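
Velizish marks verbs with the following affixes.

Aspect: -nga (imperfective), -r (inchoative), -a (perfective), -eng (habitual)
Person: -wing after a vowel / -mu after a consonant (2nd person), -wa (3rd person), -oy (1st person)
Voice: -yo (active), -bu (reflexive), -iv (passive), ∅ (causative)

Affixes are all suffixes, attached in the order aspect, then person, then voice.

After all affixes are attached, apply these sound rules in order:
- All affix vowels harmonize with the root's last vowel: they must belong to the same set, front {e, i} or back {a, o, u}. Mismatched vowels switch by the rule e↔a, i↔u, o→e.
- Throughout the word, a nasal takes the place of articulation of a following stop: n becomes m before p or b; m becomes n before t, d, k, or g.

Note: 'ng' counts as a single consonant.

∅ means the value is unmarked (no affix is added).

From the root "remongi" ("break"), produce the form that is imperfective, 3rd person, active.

remongingeweye

Attach aspect imperfective -nga → remonginga.
Attach person 3rd person -wa → remongingawa.
Attach voice active -yo → remongingawayo.
Apply vowel harmony: remongingawayo → remongingeweye.
Nasal assimilation: no change.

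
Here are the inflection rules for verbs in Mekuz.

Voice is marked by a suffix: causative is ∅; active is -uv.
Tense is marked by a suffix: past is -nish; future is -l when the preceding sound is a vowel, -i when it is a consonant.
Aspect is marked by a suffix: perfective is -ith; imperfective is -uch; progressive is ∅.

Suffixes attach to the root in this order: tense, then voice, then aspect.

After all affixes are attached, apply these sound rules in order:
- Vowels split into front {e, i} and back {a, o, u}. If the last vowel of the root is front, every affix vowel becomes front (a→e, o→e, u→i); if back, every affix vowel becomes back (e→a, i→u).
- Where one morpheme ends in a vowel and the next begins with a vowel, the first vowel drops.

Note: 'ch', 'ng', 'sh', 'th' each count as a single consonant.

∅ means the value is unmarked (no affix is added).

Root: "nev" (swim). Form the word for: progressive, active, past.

nevnishiv

Attach tense past -nish → nevnish.
Attach voice active -uv → nevnishuv.
aspect = progressive: zero marking, form stays nevnishuv.
Apply vowel harmony: nevnishuv → nevnishiv.
Vowel deletion: no change.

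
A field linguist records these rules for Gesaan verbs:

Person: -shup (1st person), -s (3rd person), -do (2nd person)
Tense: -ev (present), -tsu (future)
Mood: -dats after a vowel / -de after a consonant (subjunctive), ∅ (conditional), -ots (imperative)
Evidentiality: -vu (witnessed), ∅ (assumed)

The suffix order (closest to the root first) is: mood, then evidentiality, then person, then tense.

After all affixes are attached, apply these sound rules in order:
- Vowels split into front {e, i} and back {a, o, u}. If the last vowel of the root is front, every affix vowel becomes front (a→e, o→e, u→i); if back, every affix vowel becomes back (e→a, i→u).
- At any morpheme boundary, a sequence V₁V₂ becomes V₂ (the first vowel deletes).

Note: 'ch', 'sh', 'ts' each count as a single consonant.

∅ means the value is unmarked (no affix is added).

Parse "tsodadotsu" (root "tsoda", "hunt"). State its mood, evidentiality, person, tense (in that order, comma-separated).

Segment: tsoda-do-tsu.
mood: ∅ → conditional.
evidentiality: ∅ → assumed.
person: -do → 2nd person.
tense: -tsu → future.

conditional, assumed, 2nd person, future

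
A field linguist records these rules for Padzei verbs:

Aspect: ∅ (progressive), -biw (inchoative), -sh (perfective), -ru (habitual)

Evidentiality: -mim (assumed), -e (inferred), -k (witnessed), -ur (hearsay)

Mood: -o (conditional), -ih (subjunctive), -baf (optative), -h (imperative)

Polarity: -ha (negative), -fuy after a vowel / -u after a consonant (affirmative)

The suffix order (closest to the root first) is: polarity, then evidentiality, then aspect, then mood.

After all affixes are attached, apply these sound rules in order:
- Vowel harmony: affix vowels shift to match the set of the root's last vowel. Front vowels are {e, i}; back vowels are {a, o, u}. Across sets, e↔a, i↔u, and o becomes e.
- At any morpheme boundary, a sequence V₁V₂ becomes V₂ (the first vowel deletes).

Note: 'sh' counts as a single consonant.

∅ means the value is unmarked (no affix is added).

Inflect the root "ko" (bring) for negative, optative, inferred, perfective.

kohashbaf

Attach polarity negative -ha → koha.
Attach evidentiality inferred -e → kohae.
Attach aspect perfective -sh → kohaesh.
Attach mood optative -baf → kohaeshbaf.
Apply vowel harmony: kohaeshbaf → kohaashbaf.
Apply vowel deletion: kohaashbaf → kohashbaf.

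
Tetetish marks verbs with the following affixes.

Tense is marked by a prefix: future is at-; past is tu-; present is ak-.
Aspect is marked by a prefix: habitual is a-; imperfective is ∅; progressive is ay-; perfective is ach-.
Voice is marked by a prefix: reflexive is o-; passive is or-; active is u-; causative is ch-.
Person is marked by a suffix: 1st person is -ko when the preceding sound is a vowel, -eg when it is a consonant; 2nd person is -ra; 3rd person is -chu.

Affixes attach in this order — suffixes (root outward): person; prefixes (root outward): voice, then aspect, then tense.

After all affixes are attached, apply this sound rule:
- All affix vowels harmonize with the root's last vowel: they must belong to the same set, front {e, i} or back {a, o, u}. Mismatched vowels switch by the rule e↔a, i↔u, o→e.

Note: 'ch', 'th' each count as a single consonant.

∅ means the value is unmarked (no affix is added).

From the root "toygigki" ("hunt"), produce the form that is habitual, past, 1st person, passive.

tieertoygigkike

Attach voice passive or- → ortoygigki.
Attach person 1st person -ko (after vowel 'i') → ortoygigkiko.
Attach aspect habitual a- → aortoygigkiko.
Attach tense past tu- → tuaortoygigkiko.
Apply vowel harmony: tuaortoygigkiko → tieertoygigkike.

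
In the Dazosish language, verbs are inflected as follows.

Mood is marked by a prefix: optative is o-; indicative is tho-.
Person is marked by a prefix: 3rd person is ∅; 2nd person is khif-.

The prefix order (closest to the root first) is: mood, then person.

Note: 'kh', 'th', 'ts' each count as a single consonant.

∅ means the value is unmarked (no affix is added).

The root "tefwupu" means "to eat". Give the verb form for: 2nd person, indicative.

Attach mood indicative tho- → thotefwupu.
Attach person 2nd person khif- → khifthotefwupu.

khifthotefwupu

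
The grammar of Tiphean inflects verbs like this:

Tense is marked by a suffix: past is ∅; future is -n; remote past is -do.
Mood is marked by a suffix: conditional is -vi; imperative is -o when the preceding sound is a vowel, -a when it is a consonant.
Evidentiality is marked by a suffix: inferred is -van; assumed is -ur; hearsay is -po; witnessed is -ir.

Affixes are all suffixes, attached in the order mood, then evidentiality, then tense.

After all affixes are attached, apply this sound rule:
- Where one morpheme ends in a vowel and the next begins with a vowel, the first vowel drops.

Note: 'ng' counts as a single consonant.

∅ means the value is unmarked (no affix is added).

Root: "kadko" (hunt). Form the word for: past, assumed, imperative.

kadkur

Attach mood imperative -o (after vowel 'o') → kadkoo.
Attach evidentiality assumed -ur → kadkoour.
tense = past: zero marking, form stays kadkoour.
Apply vowel deletion: kadkoour → kadkur.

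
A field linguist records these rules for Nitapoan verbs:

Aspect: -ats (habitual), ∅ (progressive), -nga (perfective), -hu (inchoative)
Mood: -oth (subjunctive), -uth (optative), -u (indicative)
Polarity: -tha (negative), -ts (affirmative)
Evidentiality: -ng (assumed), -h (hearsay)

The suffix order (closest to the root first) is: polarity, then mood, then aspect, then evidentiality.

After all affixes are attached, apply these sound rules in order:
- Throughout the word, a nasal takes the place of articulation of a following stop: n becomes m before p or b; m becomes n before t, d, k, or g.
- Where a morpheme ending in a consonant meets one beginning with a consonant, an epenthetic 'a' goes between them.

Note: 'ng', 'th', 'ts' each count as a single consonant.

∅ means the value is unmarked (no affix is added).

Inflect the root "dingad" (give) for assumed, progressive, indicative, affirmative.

dingadatsung

Attach polarity affirmative -ts → dingadts.
Attach mood indicative -u → dingadtsu.
aspect = progressive: zero marking, form stays dingadtsu.
Attach evidentiality assumed -ng → dingadtsung.
Nasal assimilation: no change.
Apply epenthesis: dingadtsung → dingadatsung.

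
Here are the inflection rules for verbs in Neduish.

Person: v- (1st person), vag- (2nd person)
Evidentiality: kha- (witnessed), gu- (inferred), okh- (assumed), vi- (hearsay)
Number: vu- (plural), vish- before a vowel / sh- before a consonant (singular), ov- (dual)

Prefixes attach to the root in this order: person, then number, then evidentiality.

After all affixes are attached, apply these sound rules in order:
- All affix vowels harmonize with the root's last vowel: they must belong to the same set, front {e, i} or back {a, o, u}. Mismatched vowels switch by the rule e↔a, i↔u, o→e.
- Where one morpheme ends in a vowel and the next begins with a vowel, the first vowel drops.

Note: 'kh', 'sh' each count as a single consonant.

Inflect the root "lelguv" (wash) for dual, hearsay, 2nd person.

vovvaglelguv

Attach person 2nd person vag- → vaglelguv.
Attach number dual ov- → ovvaglelguv.
Attach evidentiality hearsay vi- → viovvaglelguv.
Apply vowel harmony: viovvaglelguv → vuovvaglelguv.
Apply vowel deletion: vuovvaglelguv → vovvaglelguv.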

Problem to solve »
Copy back the listing above exactly, but only from the line with "Here are the inflection rules for verbs in Neduish." through the line with "Number: vu- (plural), vish- before", both ends included.

Result of this task »
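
Here are the inflection rules for verbs in Neduish.

Person: v- (1st person), vag- (2nd person)
Evidentiality: kha- (witnessed), gu- (inferred), okh- (assumed), vi- (hearsay)
Number: vu- (plural), vish- before a vowel / sh- before a consonant (singular), ov- (dual)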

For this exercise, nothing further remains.